Your task:
Of all the lines below, return only those starting with the line holding "building 11: (33, 36, 19)" and going on through the line holding "building 15: (46, 50, 10)", exactly as written.

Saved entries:
··········
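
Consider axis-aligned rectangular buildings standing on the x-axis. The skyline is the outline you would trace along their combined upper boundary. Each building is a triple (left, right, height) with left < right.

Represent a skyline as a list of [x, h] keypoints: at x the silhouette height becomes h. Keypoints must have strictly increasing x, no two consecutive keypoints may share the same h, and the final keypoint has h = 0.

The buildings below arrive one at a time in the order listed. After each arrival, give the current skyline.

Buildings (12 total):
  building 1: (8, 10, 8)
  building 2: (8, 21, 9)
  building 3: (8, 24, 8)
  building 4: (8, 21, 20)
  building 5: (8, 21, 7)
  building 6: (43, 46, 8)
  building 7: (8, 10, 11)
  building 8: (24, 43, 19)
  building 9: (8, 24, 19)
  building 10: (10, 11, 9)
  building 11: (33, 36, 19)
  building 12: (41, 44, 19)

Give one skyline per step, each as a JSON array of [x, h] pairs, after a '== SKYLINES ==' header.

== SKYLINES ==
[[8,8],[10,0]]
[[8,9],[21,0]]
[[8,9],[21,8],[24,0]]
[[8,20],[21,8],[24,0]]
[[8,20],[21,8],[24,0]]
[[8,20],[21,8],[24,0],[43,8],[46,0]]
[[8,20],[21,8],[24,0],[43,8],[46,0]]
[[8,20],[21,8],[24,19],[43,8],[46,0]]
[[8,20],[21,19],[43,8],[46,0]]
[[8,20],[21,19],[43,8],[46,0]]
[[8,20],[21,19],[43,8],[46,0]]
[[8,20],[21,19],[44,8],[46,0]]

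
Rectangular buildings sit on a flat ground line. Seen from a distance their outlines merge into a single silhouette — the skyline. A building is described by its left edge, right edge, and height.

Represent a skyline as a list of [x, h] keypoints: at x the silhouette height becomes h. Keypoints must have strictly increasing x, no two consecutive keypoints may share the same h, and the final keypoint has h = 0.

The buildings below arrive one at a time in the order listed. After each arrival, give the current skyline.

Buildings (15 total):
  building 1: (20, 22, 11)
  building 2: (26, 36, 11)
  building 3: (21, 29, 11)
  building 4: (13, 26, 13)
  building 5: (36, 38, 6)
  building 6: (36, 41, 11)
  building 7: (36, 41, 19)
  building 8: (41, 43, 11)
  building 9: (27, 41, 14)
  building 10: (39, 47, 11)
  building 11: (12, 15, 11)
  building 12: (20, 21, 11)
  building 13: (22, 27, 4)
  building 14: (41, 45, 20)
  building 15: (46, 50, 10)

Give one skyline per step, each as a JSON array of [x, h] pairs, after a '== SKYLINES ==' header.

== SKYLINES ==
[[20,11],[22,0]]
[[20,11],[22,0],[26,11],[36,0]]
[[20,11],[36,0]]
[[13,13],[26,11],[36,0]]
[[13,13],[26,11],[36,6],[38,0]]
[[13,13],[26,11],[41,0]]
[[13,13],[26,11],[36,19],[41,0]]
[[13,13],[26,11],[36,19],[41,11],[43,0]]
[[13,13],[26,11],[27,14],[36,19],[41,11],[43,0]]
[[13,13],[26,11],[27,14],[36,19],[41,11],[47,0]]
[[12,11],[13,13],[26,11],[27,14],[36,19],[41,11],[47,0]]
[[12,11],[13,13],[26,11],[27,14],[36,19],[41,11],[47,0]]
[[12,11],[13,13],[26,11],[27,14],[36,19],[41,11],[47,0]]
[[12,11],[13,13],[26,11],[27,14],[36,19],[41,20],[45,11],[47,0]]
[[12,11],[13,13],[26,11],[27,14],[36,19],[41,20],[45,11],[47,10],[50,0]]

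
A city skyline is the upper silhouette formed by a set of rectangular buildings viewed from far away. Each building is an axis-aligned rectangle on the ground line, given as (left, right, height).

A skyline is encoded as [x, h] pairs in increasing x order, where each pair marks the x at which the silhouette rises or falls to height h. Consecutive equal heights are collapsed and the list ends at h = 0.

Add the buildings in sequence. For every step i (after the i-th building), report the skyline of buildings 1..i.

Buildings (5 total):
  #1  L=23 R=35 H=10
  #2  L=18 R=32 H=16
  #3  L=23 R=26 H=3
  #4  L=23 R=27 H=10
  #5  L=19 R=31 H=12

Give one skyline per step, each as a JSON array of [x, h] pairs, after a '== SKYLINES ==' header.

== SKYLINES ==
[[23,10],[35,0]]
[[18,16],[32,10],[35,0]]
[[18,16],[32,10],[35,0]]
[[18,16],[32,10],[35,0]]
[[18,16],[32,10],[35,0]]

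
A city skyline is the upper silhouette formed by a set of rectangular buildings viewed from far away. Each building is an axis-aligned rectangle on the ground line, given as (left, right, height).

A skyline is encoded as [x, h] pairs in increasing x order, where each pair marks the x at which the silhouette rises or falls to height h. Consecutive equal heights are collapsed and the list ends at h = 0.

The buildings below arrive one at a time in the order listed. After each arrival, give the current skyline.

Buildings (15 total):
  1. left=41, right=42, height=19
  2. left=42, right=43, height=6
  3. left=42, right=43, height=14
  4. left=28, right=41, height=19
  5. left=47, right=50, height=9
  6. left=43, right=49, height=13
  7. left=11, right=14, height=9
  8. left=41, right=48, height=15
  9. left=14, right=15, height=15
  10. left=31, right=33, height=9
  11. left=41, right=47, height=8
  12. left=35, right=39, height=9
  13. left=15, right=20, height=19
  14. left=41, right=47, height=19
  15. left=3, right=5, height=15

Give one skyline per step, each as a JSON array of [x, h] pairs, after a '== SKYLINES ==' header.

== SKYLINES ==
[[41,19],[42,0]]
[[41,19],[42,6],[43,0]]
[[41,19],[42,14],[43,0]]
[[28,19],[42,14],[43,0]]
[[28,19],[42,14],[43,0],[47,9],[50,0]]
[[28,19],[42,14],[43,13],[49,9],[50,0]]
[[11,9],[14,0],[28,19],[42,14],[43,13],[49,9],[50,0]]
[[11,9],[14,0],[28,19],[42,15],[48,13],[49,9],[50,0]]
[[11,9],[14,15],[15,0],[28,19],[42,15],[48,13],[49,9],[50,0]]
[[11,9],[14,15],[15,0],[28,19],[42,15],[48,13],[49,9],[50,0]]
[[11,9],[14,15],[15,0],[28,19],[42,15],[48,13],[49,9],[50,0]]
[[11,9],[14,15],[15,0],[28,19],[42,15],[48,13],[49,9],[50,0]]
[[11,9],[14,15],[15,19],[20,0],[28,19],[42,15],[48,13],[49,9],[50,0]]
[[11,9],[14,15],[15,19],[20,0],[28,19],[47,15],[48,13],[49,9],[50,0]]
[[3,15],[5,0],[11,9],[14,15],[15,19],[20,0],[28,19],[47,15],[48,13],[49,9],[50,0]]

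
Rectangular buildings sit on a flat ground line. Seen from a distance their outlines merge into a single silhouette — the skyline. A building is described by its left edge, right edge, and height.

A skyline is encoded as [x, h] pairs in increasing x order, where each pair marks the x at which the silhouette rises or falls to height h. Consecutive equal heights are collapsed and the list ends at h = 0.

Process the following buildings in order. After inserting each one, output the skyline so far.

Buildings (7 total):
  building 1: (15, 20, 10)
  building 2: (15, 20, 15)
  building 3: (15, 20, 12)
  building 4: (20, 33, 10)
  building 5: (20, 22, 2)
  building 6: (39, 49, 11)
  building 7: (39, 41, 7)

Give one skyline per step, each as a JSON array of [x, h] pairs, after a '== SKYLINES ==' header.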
··········
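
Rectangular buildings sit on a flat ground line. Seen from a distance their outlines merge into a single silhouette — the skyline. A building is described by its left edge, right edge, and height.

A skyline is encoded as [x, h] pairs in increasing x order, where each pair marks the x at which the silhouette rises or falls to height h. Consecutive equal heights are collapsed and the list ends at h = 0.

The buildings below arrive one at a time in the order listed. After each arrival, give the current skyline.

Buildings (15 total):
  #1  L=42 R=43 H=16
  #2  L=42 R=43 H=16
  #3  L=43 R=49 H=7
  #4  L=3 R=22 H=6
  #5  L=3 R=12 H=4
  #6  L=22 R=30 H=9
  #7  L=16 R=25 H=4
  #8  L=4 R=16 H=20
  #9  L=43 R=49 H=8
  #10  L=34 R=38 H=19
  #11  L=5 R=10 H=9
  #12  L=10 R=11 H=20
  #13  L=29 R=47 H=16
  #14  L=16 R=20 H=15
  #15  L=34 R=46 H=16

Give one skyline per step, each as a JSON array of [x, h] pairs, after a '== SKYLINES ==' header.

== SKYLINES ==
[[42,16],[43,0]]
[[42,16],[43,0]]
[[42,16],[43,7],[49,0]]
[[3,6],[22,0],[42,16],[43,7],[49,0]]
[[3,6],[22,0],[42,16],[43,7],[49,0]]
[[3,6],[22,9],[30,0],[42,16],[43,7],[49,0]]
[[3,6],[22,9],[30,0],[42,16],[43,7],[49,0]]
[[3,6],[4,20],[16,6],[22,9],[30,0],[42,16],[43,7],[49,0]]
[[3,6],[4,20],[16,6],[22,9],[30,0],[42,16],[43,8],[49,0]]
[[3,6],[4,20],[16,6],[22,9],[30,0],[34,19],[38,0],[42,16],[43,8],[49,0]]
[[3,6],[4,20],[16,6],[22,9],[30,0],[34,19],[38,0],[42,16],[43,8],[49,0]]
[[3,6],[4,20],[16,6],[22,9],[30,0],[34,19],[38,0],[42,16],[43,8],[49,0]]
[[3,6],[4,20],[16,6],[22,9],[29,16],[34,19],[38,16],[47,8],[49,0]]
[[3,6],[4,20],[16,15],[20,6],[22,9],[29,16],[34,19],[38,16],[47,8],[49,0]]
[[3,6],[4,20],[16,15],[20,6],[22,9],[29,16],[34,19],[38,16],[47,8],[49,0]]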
··········
Answer area:
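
  building 11: (33, 36, 19)
  building 12: (41, 44, 19)

Give one skyline per step, each as a JSON array of [x, h] pairs, after a '== SKYLINES ==' header.

== SKYLINES ==
[[8,8],[10,0]]
[[8,9],[21,0]]
[[8,9],[21,8],[24,0]]
[[8,20],[21,8],[24,0]]
[[8,20],[21,8],[24,0]]
[[8,20],[21,8],[24,0],[43,8],[46,0]]
[[8,20],[21,8],[24,0],[43,8],[46,0]]
[[8,20],[21,8],[24,19],[43,8],[46,0]]
[[8,20],[21,19],[43,8],[46,0]]
[[8,20],[21,19],[43,8],[46,0]]
[[8,20],[21,19],[43,8],[46,0]]
[[8,20],[21,19],[44,8],[46,0]]

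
Rectangular buildings sit on a flat ground line. Seen from a distance their outlines merge into a single silhouette — the skyline. A building is described by its left edge, right edge, and height.

Represent a skyline as a list of [x, h] keypoints: at x the silhouette height becomes h. Keypoints must have strictly increasing x, no two consecutive keypoints may share the same h, and the final keypoint has h = 0.

The buildings below arrive one at a time in the order listed. After each arrival, give the current skyline.

Buildings (15 total):
  building 1: (20, 22, 11)
  building 2: (26, 36, 11)
  building 3: (21, 29, 11)
  building 4: (13, 26, 13)
  building 5: (36, 38, 6)
  building 6: (36, 41, 11)
  building 7: (36, 41, 19)
  building 8: (41, 43, 11)
  building 9: (27, 41, 14)
  building 10: (39, 47, 11)
  building 11: (12, 15, 11)
  building 12: (20, 21, 11)
  building 13: (22, 27, 4)
  building 14: (41, 45, 20)
  building 15: (46, 50, 10)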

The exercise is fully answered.